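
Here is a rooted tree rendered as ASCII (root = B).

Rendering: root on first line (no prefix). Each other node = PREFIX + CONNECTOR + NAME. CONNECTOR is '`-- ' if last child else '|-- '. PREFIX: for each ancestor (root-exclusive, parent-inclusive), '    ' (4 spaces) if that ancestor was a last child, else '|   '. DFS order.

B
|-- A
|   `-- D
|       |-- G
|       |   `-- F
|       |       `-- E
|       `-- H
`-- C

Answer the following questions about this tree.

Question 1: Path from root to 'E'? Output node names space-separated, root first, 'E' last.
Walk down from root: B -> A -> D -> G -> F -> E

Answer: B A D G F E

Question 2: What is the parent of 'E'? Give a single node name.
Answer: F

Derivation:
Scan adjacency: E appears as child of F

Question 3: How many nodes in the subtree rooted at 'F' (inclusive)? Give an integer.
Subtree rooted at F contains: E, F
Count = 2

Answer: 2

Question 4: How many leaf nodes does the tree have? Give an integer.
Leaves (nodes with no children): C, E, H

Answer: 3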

...

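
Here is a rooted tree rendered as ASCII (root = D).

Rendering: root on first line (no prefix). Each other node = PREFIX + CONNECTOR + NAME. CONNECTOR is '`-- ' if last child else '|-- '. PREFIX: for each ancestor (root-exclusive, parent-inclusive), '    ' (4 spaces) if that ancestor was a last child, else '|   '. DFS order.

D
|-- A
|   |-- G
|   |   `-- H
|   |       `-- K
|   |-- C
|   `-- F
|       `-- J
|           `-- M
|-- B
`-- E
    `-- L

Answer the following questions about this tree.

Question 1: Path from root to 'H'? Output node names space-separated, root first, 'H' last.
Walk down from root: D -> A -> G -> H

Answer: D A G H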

==

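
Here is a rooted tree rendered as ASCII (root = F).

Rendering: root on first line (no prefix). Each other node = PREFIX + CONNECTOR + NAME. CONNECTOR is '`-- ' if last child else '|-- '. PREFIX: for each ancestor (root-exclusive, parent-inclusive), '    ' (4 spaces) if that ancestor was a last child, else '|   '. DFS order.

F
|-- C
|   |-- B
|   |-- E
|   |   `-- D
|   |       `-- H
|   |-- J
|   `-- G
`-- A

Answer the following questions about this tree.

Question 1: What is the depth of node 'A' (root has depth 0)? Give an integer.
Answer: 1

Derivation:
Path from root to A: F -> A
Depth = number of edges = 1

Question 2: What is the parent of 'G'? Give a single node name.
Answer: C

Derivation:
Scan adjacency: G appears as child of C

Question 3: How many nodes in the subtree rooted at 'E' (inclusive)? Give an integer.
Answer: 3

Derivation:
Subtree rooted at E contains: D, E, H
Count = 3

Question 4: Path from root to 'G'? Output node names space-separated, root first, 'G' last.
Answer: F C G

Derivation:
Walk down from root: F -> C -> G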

§ Problem details: In the lines above, locate the string "ASCII". Copy every line where it occurs.

§ Reply to the exercise:
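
Here is a rooted tree rendered as ASCII (root = B).
Here is a rooted tree rendered as ASCII (root = D).
Here is a rooted tree rendered as ASCII (root = F).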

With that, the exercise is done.